◆ Assigned task ◆
Reproduce exactly the lines below from the one containing "2. send(from=B, to=C, msg='err')" through the one containing "13. process(B)", including both, and nothing else.

◆ Records for this task ◆

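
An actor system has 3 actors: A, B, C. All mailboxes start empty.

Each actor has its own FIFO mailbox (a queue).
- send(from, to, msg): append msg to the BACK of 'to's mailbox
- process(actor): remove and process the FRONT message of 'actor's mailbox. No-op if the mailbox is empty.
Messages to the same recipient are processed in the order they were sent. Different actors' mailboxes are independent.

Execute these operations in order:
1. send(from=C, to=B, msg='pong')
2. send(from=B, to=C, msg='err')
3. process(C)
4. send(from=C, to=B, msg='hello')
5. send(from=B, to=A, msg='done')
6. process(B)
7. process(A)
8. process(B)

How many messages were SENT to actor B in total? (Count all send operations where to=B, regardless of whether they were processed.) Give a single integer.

After 1 (send(from=C, to=B, msg='pong')): A:[] B:[pong] C:[]
After 2 (send(from=B, to=C, msg='err')): A:[] B:[pong] C:[err]
After 3 (process(C)): A:[] B:[pong] C:[]
After 4 (send(from=C, to=B, msg='hello')): A:[] B:[pong,hello] C:[]
After 5 (send(from=B, to=A, msg='done')): A:[done] B:[pong,hello] C:[]
After 6 (process(B)): A:[done] B:[hello] C:[]
After 7 (process(A)): A:[] B:[hello] C:[]
After 8 (process(B)): A:[] B:[] C:[]

Answer: 2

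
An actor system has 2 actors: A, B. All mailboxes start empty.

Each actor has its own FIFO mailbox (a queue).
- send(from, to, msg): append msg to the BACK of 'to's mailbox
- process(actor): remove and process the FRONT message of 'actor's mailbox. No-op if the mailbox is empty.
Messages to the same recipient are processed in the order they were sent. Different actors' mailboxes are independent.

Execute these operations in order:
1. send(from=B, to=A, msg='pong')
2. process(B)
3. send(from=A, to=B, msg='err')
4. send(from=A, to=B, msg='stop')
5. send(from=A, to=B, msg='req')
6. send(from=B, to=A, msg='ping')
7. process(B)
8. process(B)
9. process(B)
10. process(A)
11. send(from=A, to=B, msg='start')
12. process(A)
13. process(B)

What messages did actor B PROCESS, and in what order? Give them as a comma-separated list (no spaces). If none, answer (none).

Answer: err,stop,req,start

Derivation:
After 1 (send(from=B, to=A, msg='pong')): A:[pong] B:[]
After 2 (process(B)): A:[pong] B:[]
After 3 (send(from=A, to=B, msg='err')): A:[pong] B:[err]
After 4 (send(from=A, to=B, msg='stop')): A:[pong] B:[err,stop]
After 5 (send(from=A, to=B, msg='req')): A:[pong] B:[err,stop,req]
After 6 (send(from=B, to=A, msg='ping')): A:[pong,ping] B:[err,stop,req]
After 7 (process(B)): A:[pong,ping] B:[stop,req]
After 8 (process(B)): A:[pong,ping] B:[req]
After 9 (process(B)): A:[pong,ping] B:[]
After 10 (process(A)): A:[ping] B:[]
After 11 (send(from=A, to=B, msg='start')): A:[ping] B:[start]
After 12 (process(A)): A:[] B:[start]
After 13 (process(B)): A:[] B:[]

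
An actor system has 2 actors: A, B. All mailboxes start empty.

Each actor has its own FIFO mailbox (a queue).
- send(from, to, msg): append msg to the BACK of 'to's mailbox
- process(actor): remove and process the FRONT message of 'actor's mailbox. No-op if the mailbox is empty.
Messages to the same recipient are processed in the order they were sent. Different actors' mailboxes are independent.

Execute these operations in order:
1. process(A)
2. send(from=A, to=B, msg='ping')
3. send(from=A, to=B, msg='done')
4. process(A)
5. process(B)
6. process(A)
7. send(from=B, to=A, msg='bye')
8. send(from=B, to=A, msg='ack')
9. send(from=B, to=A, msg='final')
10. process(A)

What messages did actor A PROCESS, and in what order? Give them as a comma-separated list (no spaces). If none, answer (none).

Answer: bye

Derivation:
After 1 (process(A)): A:[] B:[]
After 2 (send(from=A, to=B, msg='ping')): A:[] B:[ping]
After 3 (send(from=A, to=B, msg='done')): A:[] B:[ping,done]
After 4 (process(A)): A:[] B:[ping,done]
After 5 (process(B)): A:[] B:[done]
After 6 (process(A)): A:[] B:[done]
After 7 (send(from=B, to=A, msg='bye')): A:[bye] B:[done]
After 8 (send(from=B, to=A, msg='ack')): A:[bye,ack] B:[done]
After 9 (send(from=B, to=A, msg='final')): A:[bye,ack,final] B:[done]
After 10 (process(A)): A:[ack,final] B:[done]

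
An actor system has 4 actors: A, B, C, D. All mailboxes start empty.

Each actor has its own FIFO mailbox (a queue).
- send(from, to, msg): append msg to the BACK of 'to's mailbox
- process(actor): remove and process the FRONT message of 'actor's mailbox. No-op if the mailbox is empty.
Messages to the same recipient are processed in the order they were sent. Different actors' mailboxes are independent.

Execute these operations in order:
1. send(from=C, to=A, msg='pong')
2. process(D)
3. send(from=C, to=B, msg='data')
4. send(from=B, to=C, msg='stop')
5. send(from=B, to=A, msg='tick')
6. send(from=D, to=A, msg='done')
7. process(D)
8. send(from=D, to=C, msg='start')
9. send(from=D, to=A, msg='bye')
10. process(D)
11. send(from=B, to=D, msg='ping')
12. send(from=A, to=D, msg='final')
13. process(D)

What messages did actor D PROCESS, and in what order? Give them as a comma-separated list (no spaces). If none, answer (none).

Answer: ping

Derivation:
After 1 (send(from=C, to=A, msg='pong')): A:[pong] B:[] C:[] D:[]
After 2 (process(D)): A:[pong] B:[] C:[] D:[]
After 3 (send(from=C, to=B, msg='data')): A:[pong] B:[data] C:[] D:[]
After 4 (send(from=B, to=C, msg='stop')): A:[pong] B:[data] C:[stop] D:[]
After 5 (send(from=B, to=A, msg='tick')): A:[pong,tick] B:[data] C:[stop] D:[]
After 6 (send(from=D, to=A, msg='done')): A:[pong,tick,done] B:[data] C:[stop] D:[]
After 7 (process(D)): A:[pong,tick,done] B:[data] C:[stop] D:[]
After 8 (send(from=D, to=C, msg='start')): A:[pong,tick,done] B:[data] C:[stop,start] D:[]
After 9 (send(from=D, to=A, msg='bye')): A:[pong,tick,done,bye] B:[data] C:[stop,start] D:[]
After 10 (process(D)): A:[pong,tick,done,bye] B:[data] C:[stop,start] D:[]
After 11 (send(from=B, to=D, msg='ping')): A:[pong,tick,done,bye] B:[data] C:[stop,start] D:[ping]
After 12 (send(from=A, to=D, msg='final')): A:[pong,tick,done,bye] B:[data] C:[stop,start] D:[ping,final]
After 13 (process(D)): A:[pong,tick,done,bye] B:[data] C:[stop,start] D:[final]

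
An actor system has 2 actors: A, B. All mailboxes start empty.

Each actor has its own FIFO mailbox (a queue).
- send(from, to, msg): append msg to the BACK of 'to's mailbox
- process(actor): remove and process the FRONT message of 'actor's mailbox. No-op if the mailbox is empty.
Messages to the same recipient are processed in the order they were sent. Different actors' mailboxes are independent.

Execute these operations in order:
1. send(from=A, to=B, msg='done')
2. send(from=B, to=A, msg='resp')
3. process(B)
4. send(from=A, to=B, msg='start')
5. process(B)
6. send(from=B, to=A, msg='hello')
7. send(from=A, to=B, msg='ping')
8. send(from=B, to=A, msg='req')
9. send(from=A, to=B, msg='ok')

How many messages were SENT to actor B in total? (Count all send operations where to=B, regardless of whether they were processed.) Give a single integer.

After 1 (send(from=A, to=B, msg='done')): A:[] B:[done]
After 2 (send(from=B, to=A, msg='resp')): A:[resp] B:[done]
After 3 (process(B)): A:[resp] B:[]
After 4 (send(from=A, to=B, msg='start')): A:[resp] B:[start]
After 5 (process(B)): A:[resp] B:[]
After 6 (send(from=B, to=A, msg='hello')): A:[resp,hello] B:[]
After 7 (send(from=A, to=B, msg='ping')): A:[resp,hello] B:[ping]
After 8 (send(from=B, to=A, msg='req')): A:[resp,hello,req] B:[ping]
After 9 (send(from=A, to=B, msg='ok')): A:[resp,hello,req] B:[ping,ok]

Answer: 4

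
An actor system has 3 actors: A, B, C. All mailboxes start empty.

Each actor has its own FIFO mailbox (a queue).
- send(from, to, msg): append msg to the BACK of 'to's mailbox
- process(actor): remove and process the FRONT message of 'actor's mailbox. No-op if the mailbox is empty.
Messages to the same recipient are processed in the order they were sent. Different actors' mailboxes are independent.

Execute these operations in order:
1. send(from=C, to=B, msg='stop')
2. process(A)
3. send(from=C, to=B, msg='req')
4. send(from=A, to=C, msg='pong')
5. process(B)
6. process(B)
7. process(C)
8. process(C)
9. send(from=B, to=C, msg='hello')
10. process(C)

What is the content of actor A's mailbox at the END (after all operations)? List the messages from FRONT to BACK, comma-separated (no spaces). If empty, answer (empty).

After 1 (send(from=C, to=B, msg='stop')): A:[] B:[stop] C:[]
After 2 (process(A)): A:[] B:[stop] C:[]
After 3 (send(from=C, to=B, msg='req')): A:[] B:[stop,req] C:[]
After 4 (send(from=A, to=C, msg='pong')): A:[] B:[stop,req] C:[pong]
After 5 (process(B)): A:[] B:[req] C:[pong]
After 6 (process(B)): A:[] B:[] C:[pong]
After 7 (process(C)): A:[] B:[] C:[]
After 8 (process(C)): A:[] B:[] C:[]
After 9 (send(from=B, to=C, msg='hello')): A:[] B:[] C:[hello]
After 10 (process(C)): A:[] B:[] C:[]

Answer: (empty)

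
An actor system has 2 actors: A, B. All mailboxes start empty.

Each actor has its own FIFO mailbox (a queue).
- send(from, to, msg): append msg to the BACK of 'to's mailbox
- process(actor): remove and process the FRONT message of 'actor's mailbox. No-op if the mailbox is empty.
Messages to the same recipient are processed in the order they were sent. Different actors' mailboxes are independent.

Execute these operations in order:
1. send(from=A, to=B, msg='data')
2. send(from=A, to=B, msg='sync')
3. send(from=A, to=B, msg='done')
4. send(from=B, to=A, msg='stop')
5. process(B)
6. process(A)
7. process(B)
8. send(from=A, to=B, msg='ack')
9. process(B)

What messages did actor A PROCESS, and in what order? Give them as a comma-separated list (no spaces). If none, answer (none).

Answer: stop

Derivation:
After 1 (send(from=A, to=B, msg='data')): A:[] B:[data]
After 2 (send(from=A, to=B, msg='sync')): A:[] B:[data,sync]
After 3 (send(from=A, to=B, msg='done')): A:[] B:[data,sync,done]
After 4 (send(from=B, to=A, msg='stop')): A:[stop] B:[data,sync,done]
After 5 (process(B)): A:[stop] B:[sync,done]
After 6 (process(A)): A:[] B:[sync,done]
After 7 (process(B)): A:[] B:[done]
After 8 (send(from=A, to=B, msg='ack')): A:[] B:[done,ack]
After 9 (process(B)): A:[] B:[ack]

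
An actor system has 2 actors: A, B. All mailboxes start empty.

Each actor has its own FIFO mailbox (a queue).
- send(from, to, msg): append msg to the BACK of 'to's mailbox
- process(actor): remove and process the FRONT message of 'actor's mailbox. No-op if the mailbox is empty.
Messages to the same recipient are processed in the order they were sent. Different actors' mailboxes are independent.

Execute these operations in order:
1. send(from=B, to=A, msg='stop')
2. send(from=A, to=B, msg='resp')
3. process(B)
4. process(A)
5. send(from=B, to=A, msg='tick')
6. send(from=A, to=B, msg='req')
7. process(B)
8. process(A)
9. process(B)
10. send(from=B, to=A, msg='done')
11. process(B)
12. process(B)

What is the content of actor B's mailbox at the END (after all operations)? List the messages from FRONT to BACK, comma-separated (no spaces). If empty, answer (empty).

After 1 (send(from=B, to=A, msg='stop')): A:[stop] B:[]
After 2 (send(from=A, to=B, msg='resp')): A:[stop] B:[resp]
After 3 (process(B)): A:[stop] B:[]
After 4 (process(A)): A:[] B:[]
After 5 (send(from=B, to=A, msg='tick')): A:[tick] B:[]
After 6 (send(from=A, to=B, msg='req')): A:[tick] B:[req]
After 7 (process(B)): A:[tick] B:[]
After 8 (process(A)): A:[] B:[]
After 9 (process(B)): A:[] B:[]
After 10 (send(from=B, to=A, msg='done')): A:[done] B:[]
After 11 (process(B)): A:[done] B:[]
After 12 (process(B)): A:[done] B:[]

Answer: (empty)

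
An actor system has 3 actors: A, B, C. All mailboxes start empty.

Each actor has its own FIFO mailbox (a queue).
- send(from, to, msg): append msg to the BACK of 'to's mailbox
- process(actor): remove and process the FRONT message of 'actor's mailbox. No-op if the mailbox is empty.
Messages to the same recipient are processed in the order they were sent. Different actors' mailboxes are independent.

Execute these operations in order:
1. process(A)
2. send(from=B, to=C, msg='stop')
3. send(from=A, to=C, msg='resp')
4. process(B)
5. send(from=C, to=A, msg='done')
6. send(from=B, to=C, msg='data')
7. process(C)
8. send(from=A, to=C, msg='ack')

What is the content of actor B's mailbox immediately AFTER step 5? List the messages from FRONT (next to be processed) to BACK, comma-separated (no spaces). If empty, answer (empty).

After 1 (process(A)): A:[] B:[] C:[]
After 2 (send(from=B, to=C, msg='stop')): A:[] B:[] C:[stop]
After 3 (send(from=A, to=C, msg='resp')): A:[] B:[] C:[stop,resp]
After 4 (process(B)): A:[] B:[] C:[stop,resp]
After 5 (send(from=C, to=A, msg='done')): A:[done] B:[] C:[stop,resp]

(empty)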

◆ Expected answer ◆
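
2. send(from=B, to=C, msg='err')
3. process(C)
4. send(from=C, to=B, msg='hello')
5. send(from=B, to=A, msg='done')
6. process(B)
7. process(A)
8. process(B)

How many messages were SENT to actor B in total? (Count all send operations where to=B, regardless of whether they were processed.) Give a single integer.

After 1 (send(from=C, to=B, msg='pong')): A:[] B:[pong] C:[]
After 2 (send(from=B, to=C, msg='err')): A:[] B:[pong] C:[err]
After 3 (process(C)): A:[] B:[pong] C:[]
After 4 (send(from=C, to=B, msg='hello')): A:[] B:[pong,hello] C:[]
After 5 (send(from=B, to=A, msg='done')): A:[done] B:[pong,hello] C:[]
After 6 (process(B)): A:[done] B:[hello] C:[]
After 7 (process(A)): A:[] B:[hello] C:[]
After 8 (process(B)): A:[] B:[] C:[]

Answer: 2

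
An actor system has 2 actors: A, B. All mailboxes start empty.

Each actor has its own FIFO mailbox (a queue).
- send(from, to, msg): append msg to the BACK of 'to's mailbox
- process(actor): remove and process the FRONT message of 'actor's mailbox. No-op if the mailbox is empty.
Messages to the same recipient are processed in the order they were sent. Different actors' mailboxes are independent.

Execute these operations in order:
1. send(from=B, to=A, msg='pong')
2. process(B)
3. send(from=A, to=B, msg='err')
4. send(from=A, to=B, msg='stop')
5. send(from=A, to=B, msg='req')
6. send(from=B, to=A, msg='ping')
7. process(B)
8. process(B)
9. process(B)
10. process(A)
11. send(from=A, to=B, msg='start')
12. process(A)
13. process(B)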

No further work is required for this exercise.